INSTRUCTIONS TO FOLLOW:
Whichever lines of the material contain "Consider", copy each of them.

SUPPLIED MATERIAL below:

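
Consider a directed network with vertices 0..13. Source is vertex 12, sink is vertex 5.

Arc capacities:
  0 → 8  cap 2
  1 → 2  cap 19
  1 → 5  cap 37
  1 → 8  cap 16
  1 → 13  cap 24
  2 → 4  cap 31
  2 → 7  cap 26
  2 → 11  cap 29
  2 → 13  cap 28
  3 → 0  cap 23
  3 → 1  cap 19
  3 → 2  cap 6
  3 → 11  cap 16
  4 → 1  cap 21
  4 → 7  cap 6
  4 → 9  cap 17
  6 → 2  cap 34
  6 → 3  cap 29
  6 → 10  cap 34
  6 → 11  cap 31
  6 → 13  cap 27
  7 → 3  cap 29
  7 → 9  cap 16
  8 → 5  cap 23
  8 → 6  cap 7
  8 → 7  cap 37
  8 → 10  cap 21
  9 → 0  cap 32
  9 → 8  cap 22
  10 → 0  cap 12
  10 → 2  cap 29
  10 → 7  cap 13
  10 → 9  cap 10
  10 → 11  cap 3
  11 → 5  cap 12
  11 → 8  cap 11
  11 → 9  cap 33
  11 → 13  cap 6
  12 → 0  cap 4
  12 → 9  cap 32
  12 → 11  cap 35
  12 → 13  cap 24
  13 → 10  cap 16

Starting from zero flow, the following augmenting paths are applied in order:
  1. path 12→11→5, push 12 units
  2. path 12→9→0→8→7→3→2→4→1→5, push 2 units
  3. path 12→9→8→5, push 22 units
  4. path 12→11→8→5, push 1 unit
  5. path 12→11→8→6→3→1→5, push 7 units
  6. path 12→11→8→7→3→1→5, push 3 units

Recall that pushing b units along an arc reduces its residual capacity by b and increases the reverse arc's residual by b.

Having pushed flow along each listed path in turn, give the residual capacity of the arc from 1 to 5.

after path 1 (12→11→5, push 12): res(1,5)=37
after path 2 (12→9→0→8→7→3→2→4→1→5, push 2): res(1,5)=35
after path 3 (12→9→8→5, push 22): res(1,5)=35
after path 4 (12→11→8→5, push 1): res(1,5)=35
after path 5 (12→11→8→6→3→1→5, push 7): res(1,5)=28
after path 6 (12→11→8→7→3→1→5, push 3): res(1,5)=25

Residual capacity of (1,5): 25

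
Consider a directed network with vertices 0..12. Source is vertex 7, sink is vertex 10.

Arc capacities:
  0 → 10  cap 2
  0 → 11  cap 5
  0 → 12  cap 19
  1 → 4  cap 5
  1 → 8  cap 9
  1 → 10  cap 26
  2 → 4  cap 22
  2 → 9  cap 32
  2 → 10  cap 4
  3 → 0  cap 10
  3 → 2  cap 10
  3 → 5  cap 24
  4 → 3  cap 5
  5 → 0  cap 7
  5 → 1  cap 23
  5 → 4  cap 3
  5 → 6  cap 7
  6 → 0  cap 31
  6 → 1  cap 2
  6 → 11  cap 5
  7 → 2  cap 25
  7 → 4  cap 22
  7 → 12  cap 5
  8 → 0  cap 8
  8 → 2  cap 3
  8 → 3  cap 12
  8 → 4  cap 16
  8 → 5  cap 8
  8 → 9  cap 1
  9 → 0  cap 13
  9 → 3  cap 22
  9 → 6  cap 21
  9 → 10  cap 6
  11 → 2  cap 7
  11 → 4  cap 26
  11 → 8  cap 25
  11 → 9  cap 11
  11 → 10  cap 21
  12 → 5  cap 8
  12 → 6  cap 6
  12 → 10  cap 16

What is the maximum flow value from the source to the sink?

Maximum flow value: 35

augment #1: 7→2→10 bottleneck 4, total now 4
augment #2: 7→12→10 bottleneck 5, total now 9
augment #3: 7→2→9→10 bottleneck 6, total now 15
augment #4: 7→2→9→0→10 bottleneck 2, total now 17
augment #5: 7→2→9→0→11→10 bottleneck 5, total now 22
augment #6: 7→2→9→0→12→10 bottleneck 6, total now 28
augment #7: 7→2→9→6→1→10 bottleneck 2, total now 30
augment #8: 7→4→3→0→12→10 bottleneck 5, total now 35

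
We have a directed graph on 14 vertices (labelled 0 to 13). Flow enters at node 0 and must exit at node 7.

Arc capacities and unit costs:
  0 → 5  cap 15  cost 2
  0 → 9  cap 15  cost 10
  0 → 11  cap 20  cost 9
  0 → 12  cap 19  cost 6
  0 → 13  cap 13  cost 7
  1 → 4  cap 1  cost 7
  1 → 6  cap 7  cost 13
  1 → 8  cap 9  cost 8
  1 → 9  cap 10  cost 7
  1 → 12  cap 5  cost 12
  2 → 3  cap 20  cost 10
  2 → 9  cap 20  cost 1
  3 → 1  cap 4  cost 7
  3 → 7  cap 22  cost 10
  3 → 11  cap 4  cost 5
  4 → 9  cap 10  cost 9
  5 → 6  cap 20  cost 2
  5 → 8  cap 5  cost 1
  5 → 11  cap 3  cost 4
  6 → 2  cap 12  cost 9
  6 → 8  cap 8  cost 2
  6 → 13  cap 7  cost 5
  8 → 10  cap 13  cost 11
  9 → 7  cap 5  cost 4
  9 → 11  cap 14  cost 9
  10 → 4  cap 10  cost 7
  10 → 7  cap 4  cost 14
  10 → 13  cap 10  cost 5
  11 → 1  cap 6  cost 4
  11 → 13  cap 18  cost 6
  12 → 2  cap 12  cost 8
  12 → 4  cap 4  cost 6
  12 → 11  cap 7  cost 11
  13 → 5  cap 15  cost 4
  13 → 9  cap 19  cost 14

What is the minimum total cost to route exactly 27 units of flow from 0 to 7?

shortest-cost path #1: 0→9→7 push 5 @ unit cost 14 (adds 70)
shortest-cost path #2: 0→5→8→10→7 push 4 @ unit cost 28 (adds 112)
shortest-cost path #3: 0→5→6→2→3→7 push 11 @ unit cost 33 (adds 363)
shortest-cost path #4: 0→12→2→3→7 push 7 @ unit cost 34 (adds 238)
total cost = 783

Minimum cost for 27 units: 783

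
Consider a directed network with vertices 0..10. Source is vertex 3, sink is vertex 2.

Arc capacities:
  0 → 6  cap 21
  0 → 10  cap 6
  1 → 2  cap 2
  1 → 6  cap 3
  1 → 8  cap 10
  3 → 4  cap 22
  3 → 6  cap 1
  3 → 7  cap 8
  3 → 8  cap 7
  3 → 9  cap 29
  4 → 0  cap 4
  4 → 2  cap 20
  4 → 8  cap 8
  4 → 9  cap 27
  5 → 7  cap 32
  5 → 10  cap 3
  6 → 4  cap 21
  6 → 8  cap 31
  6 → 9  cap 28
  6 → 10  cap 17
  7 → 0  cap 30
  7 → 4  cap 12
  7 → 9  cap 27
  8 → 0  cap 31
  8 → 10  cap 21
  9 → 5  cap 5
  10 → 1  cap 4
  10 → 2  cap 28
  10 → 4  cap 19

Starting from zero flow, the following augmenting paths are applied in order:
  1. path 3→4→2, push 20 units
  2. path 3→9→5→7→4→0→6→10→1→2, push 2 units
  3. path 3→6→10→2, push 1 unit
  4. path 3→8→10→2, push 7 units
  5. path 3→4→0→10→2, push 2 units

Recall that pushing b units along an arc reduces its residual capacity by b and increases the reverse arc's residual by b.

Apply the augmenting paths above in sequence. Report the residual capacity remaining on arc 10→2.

Residual capacity of (10,2): 18

after path 1 (3→4→2, push 20): res(10,2)=28
after path 2 (3→9→5→7→4→0→6→10→1→2, push 2): res(10,2)=28
after path 3 (3→6→10→2, push 1): res(10,2)=27
after path 4 (3→8→10→2, push 7): res(10,2)=20
after path 5 (3→4→0→10→2, push 2): res(10,2)=18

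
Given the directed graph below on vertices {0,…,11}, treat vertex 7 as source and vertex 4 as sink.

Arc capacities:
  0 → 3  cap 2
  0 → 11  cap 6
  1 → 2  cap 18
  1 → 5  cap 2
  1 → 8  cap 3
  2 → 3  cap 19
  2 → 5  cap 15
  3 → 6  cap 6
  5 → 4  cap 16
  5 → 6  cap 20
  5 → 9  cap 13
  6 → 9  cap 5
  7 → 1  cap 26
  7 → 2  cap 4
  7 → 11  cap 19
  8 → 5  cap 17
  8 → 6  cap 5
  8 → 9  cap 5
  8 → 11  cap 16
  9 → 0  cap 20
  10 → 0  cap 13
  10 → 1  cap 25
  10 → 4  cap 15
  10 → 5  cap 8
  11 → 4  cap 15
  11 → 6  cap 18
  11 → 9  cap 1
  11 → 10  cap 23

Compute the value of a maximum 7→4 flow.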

End of SUPPLIED MATERIAL.

RESPONSE AREA:
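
Consider a directed network with vertices 0..13. Source is vertex 12, sink is vertex 5.
Consider a directed network with vertices 0..12. Source is vertex 7, sink is vertex 10.
Consider a directed network with vertices 0..10. Source is vertex 3, sink is vertex 2.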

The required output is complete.